### YOUR GOAL
Copy, from the data below, each line that has the word "normal".

Stored data
=======
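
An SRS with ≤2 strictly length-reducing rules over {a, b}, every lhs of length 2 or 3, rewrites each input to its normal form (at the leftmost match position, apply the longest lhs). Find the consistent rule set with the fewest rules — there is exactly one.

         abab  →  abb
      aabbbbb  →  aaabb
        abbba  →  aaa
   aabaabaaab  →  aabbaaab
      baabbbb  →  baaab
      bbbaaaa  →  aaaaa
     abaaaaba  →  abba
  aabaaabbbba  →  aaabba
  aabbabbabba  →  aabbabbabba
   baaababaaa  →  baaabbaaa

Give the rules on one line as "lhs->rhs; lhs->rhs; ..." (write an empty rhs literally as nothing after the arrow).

aba->ab; bbb->a

  | abab => abb
  | aabbbbb => aaabb
  | abbba => aaa
  | aabaabaaab => aababaaab => aabbaaab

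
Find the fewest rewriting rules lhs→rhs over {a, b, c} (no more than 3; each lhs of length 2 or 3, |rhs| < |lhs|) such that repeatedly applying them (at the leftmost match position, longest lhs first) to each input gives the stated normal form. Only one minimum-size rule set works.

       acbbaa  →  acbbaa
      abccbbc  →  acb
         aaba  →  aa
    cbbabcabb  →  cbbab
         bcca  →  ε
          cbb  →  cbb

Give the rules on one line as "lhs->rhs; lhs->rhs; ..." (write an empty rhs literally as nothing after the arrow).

  | acbbaa
  | abccbbc => acbbc => acb
  | aaba => aa
  | cbbabcabb => cbbaabb => cbbab

aab->a; bc->; ca->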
=======
### ANSWER TO THE EXERCISE
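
An SRS with ≤2 strictly length-reducing rules over {a, b}, every lhs of length 2 or 3, rewrites each input to its normal form (at the leftmost match position, apply the longest lhs). Find the consistent rule set with the fewest rules — there is exactly one.
Find the fewest rewriting rules lhs→rhs over {a, b, c} (no more than 3; each lhs of length 2 or 3, |rhs| < |lhs|) such that repeatedly applying them (at the leftmost match position, longest lhs first) to each input gives the stated normal form. Only one minimum-size rule set works.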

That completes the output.